**Task prompt:**
Write out exactly the lines of the entries below, from the first through the line containing "165 | 54 | 211 |", and nothing beyond them.

——————

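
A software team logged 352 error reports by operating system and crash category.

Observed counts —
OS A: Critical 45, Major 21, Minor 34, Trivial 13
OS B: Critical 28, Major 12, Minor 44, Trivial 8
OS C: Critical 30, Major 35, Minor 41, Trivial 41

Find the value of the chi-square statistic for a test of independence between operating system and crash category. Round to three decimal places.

Row totals: 113, 92, 147. Column totals: 103, 68, 119, 62. Grand total N = 352.
Expected counts (row total × column total / N):
  OS A, Critical: 113×103/352 = 33.06534
  OS A, Major: 113×68/352 = 21.82955
  OS A, Minor: 113×119/352 = 38.20170
  OS A, Trivial: 113×62/352 = 19.90341
  OS B, Critical: 92×103/352 = 26.92045
  OS B, Major: 92×68/352 = 17.77273
  OS B, Minor: 92×119/352 = 31.10227
  OS B, Trivial: 92×62/352 = 16.20455
  OS C, Critical: 147×103/352 = 43.01420
  OS C, Major: 147×68/352 = 28.39773
  OS C, Minor: 147×119/352 = 49.69602
  OS C, Trivial: 147×62/352 = 25.89205
Contributions (O − E)²/E:
  (45 − 33.06534)²/33.06534 = 4.3077
  (21 − 21.82955)²/21.82955 = 0.0315
  (34 − 38.20170)²/38.20170 = 0.4621
  (13 − 19.90341)²/19.90341 = 2.3944
  (28 − 26.92045)²/26.92045 = 0.0433
  (12 − 17.77273)²/17.77273 = 1.8750
  (44 − 31.10227)²/31.10227 = 5.3485
  (8 − 16.20455)²/16.20455 = 4.1541
  (30 − 43.01420)²/43.01420 = 3.9375
  (35 − 28.39773)²/28.39773 = 1.5350
  (41 − 49.69602)²/49.69602 = 1.5217
  (41 − 25.89205)²/25.89205 = 8.8155
χ² = 4.3077 + 0.0315 + 0.4621 + 2.3944 + 0.0433 + 1.8750 + 5.3485 + 4.1541 + 3.9375 + 1.5350 + 1.5217 + 8.8155 = 34.426

34.426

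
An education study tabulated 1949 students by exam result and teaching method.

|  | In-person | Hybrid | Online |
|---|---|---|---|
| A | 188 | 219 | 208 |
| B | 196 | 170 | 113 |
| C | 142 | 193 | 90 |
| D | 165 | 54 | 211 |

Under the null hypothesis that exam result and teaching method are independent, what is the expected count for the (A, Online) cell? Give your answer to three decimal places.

196.270

Row total (A) = 615; column total (Online) = 622; grand total N = 1949.
Expected count = (row total × column total) / N = 615 × 622 / 1949 = 196.270.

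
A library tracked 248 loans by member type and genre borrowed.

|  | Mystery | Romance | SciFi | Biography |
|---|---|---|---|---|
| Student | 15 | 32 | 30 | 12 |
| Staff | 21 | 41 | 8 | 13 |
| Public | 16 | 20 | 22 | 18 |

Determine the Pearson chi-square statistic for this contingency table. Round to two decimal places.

Row totals: 89, 83, 76. Column totals: 52, 93, 60, 43. Grand total N = 248.
Expected counts (row total × column total / N):
  Student, Mystery: 89×52/248 = 18.6613
  Student, Romance: 89×93/248 = 33.3750
  Student, SciFi: 89×60/248 = 21.5323
  Student, Biography: 89×43/248 = 15.4315
  Staff, Mystery: 83×52/248 = 17.4032
  Staff, Romance: 83×93/248 = 31.1250
  Staff, SciFi: 83×60/248 = 20.0806
  Staff, Biography: 83×43/248 = 14.3911
  Public, Mystery: 76×52/248 = 15.9355
  Public, Romance: 76×93/248 = 28.5000
  Public, SciFi: 76×60/248 = 18.3871
  Public, Biography: 76×43/248 = 13.1774
Contributions (O − E)²/E:
  (15 − 18.6613)²/18.6613 = 0.7183
  (32 − 33.3750)²/33.3750 = 0.0566
  (30 − 21.5323)²/21.5323 = 3.3300
  (12 − 15.4315)²/15.4315 = 0.7631
  (21 − 17.4032)²/17.4032 = 0.7434
  (41 − 31.1250)²/31.1250 = 3.1330
  (8 − 20.0806)²/20.0806 = 7.2678
  (13 − 14.3911)²/14.3911 = 0.1345
  (16 − 15.9355)²/15.9355 = 0.0003
  (20 − 28.5000)²/28.5000 = 2.5351
  (22 − 18.3871)²/18.3871 = 0.7099
  (18 − 13.1774)²/13.1774 = 1.7650
χ² = 0.7183 + 0.0566 + 3.3300 + 0.7631 + 0.7434 + 3.1330 + 7.2678 + 0.1345 + 0.0003 + 2.5351 + 0.7099 + 1.7650 = 21.16

21.16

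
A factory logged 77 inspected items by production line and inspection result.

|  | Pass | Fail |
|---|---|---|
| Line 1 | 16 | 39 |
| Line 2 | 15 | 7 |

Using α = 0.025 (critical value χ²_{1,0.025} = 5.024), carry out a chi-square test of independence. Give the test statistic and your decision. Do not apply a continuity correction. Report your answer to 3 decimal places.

9.984; reject H₀

Row totals: 55, 22. Column totals: 31, 46. Grand total N = 77.
Expected counts (row total × column total / N):
  Line 1, Pass: 55×31/77 = 22.1429
  Line 1, Fail: 55×46/77 = 32.8571
  Line 2, Pass: 22×31/77 = 8.8571
  Line 2, Fail: 22×46/77 = 13.1429
Contributions (O − E)²/E:
  (16 − 22.1429)²/22.1429 = 1.7042
  (39 − 32.8571)²/32.8571 = 1.1485
  (15 − 8.8571)²/8.8571 = 4.2604
  (7 − 13.1429)²/13.1429 = 2.8711
χ² = 1.7042 + 1.1485 + 4.2604 + 2.8711 = 9.984
df = (2−1)(2−1) = 1. Since 9.984 > 5.024, reject the null hypothesis of independence at α = 0.025.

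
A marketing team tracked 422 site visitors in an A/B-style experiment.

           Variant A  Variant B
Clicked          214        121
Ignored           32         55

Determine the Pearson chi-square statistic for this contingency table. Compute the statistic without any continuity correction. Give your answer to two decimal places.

20.86

Row totals: 335, 87. Column totals: 246, 176. Grand total N = 422.
Expected counts (row total × column total / N):
  Clicked, Variant A: 335×246/422 = 195.284
  Clicked, Variant B: 335×176/422 = 139.716
  Ignored, Variant A: 87×246/422 = 50.716
  Ignored, Variant B: 87×176/422 = 36.284
Contributions (O − E)²/E:
  (214 − 195.284)²/195.284 = 1.7937
  (121 − 139.716)²/139.716 = 2.5071
  (32 − 50.716)²/50.716 = 6.9069
  (55 − 36.284)²/36.284 = 9.6541
χ² = 1.7937 + 2.5071 + 6.9069 + 9.6541 = 20.86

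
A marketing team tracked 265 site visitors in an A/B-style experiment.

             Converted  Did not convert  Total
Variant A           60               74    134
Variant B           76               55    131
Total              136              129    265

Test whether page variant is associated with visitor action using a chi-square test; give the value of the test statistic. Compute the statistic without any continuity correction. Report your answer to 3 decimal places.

4.647

Grand total N = 265.
Expected counts (row total × column total / N):
  Variant A, Converted: 134×136/265 = 68.7698
  Variant A, Did not convert: 134×129/265 = 65.2302
  Variant B, Converted: 131×136/265 = 67.2302
  Variant B, Did not convert: 131×129/265 = 63.7698
Contributions (O − E)²/E:
  (60 − 68.7698)²/68.7698 = 1.1184
  (74 − 65.2302)²/65.2302 = 1.1790
  (76 − 67.2302)²/67.2302 = 1.1440
  (55 − 63.7698)²/63.7698 = 1.2060
χ² = 1.1184 + 1.1790 + 1.1440 + 1.2060 = 4.647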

——————

**Answer to this problem:**
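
A software team logged 352 error reports by operating system and crash category.

Observed counts —
OS A: Critical 45, Major 21, Minor 34, Trivial 13
OS B: Critical 28, Major 12, Minor 44, Trivial 8
OS C: Critical 30, Major 35, Minor 41, Trivial 41

Find the value of the chi-square statistic for a test of independence between operating system and crash category. Round to three decimal places.

Row totals: 113, 92, 147. Column totals: 103, 68, 119, 62. Grand total N = 352.
Expected counts (row total × column total / N):
  OS A, Critical: 113×103/352 = 33.06534
  OS A, Major: 113×68/352 = 21.82955
  OS A, Minor: 113×119/352 = 38.20170
  OS A, Trivial: 113×62/352 = 19.90341
  OS B, Critical: 92×103/352 = 26.92045
  OS B, Major: 92×68/352 = 17.77273
  OS B, Minor: 92×119/352 = 31.10227
  OS B, Trivial: 92×62/352 = 16.20455
  OS C, Critical: 147×103/352 = 43.01420
  OS C, Major: 147×68/352 = 28.39773
  OS C, Minor: 147×119/352 = 49.69602
  OS C, Trivial: 147×62/352 = 25.89205
Contributions (O − E)²/E:
  (45 − 33.06534)²/33.06534 = 4.3077
  (21 − 21.82955)²/21.82955 = 0.0315
  (34 − 38.20170)²/38.20170 = 0.4621
  (13 − 19.90341)²/19.90341 = 2.3944
  (28 − 26.92045)²/26.92045 = 0.0433
  (12 − 17.77273)²/17.77273 = 1.8750
  (44 − 31.10227)²/31.10227 = 5.3485
  (8 − 16.20455)²/16.20455 = 4.1541
  (30 − 43.01420)²/43.01420 = 3.9375
  (35 − 28.39773)²/28.39773 = 1.5350
  (41 − 49.69602)²/49.69602 = 1.5217
  (41 − 25.89205)²/25.89205 = 8.8155
χ² = 4.3077 + 0.0315 + 0.4621 + 2.3944 + 0.0433 + 1.8750 + 5.3485 + 4.1541 + 3.9375 + 1.5350 + 1.5217 + 8.8155 = 34.426

34.426

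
An education study tabulated 1949 students by exam result and teaching method.

|  | In-person | Hybrid | Online |
|---|---|---|---|
| A | 188 | 219 | 208 |
| B | 196 | 170 | 113 |
| C | 142 | 193 | 90 |
| D | 165 | 54 | 211 |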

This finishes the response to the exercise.